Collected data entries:
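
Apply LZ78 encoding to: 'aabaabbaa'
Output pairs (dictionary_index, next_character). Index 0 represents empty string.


LZ78 encoding steps:
Dictionary: {0: ''}
Step 1: w='' (idx 0), next='a' -> output (0, 'a'), add 'a' as idx 1
Step 2: w='a' (idx 1), next='b' -> output (1, 'b'), add 'ab' as idx 2
Step 3: w='a' (idx 1), next='a' -> output (1, 'a'), add 'aa' as idx 3
Step 4: w='' (idx 0), next='b' -> output (0, 'b'), add 'b' as idx 4
Step 5: w='b' (idx 4), next='a' -> output (4, 'a'), add 'ba' as idx 5
Step 6: w='a' (idx 1), end of input -> output (1, '')


Encoded: [(0, 'a'), (1, 'b'), (1, 'a'), (0, 'b'), (4, 'a'), (1, '')]


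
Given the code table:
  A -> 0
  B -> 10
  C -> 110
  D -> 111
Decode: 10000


Decoding:
10 -> B
0 -> A
0 -> A
0 -> A


Result: BAAA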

→ **The task**
Only an exact copy of the entries above will do.

→ **Finished task**
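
Apply LZ78 encoding to: 'aabaabbaa'
Output pairs (dictionary_index, next_character). Index 0 represents empty string.


LZ78 encoding steps:
Dictionary: {0: ''}
Step 1: w='' (idx 0), next='a' -> output (0, 'a'), add 'a' as idx 1
Step 2: w='a' (idx 1), next='b' -> output (1, 'b'), add 'ab' as idx 2
Step 3: w='a' (idx 1), next='a' -> output (1, 'a'), add 'aa' as idx 3
Step 4: w='' (idx 0), next='b' -> output (0, 'b'), add 'b' as idx 4
Step 5: w='b' (idx 4), next='a' -> output (4, 'a'), add 'ba' as idx 5
Step 6: w='a' (idx 1), end of input -> output (1, '')


Encoded: [(0, 'a'), (1, 'b'), (1, 'a'), (0, 'b'), (4, 'a'), (1, '')]


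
Given the code table:
  A -> 0
  B -> 10
  C -> 110
  D -> 111
Decode: 10000


Decoding:
10 -> B
0 -> A
0 -> A
0 -> A


Result: BAAA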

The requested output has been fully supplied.